- Work order: Give back the data below exactly, with every line kept the same.

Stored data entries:
──────

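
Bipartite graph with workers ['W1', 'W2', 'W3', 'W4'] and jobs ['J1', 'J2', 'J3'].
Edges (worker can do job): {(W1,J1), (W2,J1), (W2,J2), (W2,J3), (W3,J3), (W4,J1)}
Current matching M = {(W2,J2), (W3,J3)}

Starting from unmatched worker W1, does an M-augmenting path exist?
Yes: W1 → J1

An M-augmenting path alternates non-matching / matching edges, starting and ending at unmatched vertices.
Path: W1 → J1
(J1 is unmatched in M, so the path is augmenting.)
Flipping edges along this path would increase |M| from 2 to 3.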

──────

- Your solution:
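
Bipartite graph with workers ['W1', 'W2', 'W3', 'W4'] and jobs ['J1', 'J2', 'J3'].
Edges (worker can do job): {(W1,J1), (W2,J1), (W2,J2), (W2,J3), (W3,J3), (W4,J1)}
Current matching M = {(W2,J2), (W3,J3)}

Starting from unmatched worker W1, does an M-augmenting path exist?
Yes: W1 → J1

An M-augmenting path alternates non-matching / matching edges, starting and ending at unmatched vertices.
Path: W1 → J1
(J1 is unmatched in M, so the path is augmenting.)
Flipping edges along this path would increase |M| from 2 to 3.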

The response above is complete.